YOUR TASK
Locate all lines in the data below that hold "homeowners" and show them.

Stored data
BEGIN

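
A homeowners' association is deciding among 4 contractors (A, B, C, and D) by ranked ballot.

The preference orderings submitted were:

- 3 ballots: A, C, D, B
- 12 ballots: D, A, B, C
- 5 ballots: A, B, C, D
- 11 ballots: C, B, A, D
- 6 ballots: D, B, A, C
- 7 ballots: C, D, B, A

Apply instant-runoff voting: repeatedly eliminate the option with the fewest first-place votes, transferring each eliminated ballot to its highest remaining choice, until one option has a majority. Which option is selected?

Round 1: C 18, D 18, A 8, B 0. B has the fewest and is eliminated.
Round 2: C 18, D 18, A 8. A has the fewest and is eliminated.
Round 3: C 26, D 18. C has a majority.

C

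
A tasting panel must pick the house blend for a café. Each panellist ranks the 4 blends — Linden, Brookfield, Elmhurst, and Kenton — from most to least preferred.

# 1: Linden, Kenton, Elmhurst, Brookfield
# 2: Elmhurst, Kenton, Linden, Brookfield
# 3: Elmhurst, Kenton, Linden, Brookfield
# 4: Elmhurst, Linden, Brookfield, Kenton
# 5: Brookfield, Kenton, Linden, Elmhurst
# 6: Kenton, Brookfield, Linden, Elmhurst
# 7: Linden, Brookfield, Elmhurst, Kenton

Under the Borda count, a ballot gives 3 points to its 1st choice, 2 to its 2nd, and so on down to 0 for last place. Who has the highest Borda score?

Borda scores:
  Linden: 3 + 1 + 1 + 2 + 1 + 1 + 3 = 12
  Brookfield: 0 + 0 + 0 + 1 + 3 + 2 + 2 = 8
  Elmhurst: 1 + 3 + 3 + 3 + 0 + 0 + 1 = 11
  Kenton: 2 + 2 + 2 + 0 + 2 + 3 + 0 = 11
Linden has the highest total.

Linden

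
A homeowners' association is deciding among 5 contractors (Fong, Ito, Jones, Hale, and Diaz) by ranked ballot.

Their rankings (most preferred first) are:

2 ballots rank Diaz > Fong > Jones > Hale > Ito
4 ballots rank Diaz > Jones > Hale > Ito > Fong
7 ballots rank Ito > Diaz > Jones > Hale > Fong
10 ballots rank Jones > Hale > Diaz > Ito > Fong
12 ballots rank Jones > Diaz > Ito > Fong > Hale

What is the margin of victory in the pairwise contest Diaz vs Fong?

Ballots ranking Diaz above Fong: 2+4+7+10+12 = 35.
Ballots ranking Fong above Diaz: 0.
Diaz wins 35–0, a margin of 35.

35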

END

EXERCISE ANSWER
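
A homeowners' association is deciding among 4 contractors (A, B, C, and D) by ranked ballot.
A homeowners' association is deciding among 5 contractors (Fong, Ito, Jones, Hale, and Diaz) by ranked ballot.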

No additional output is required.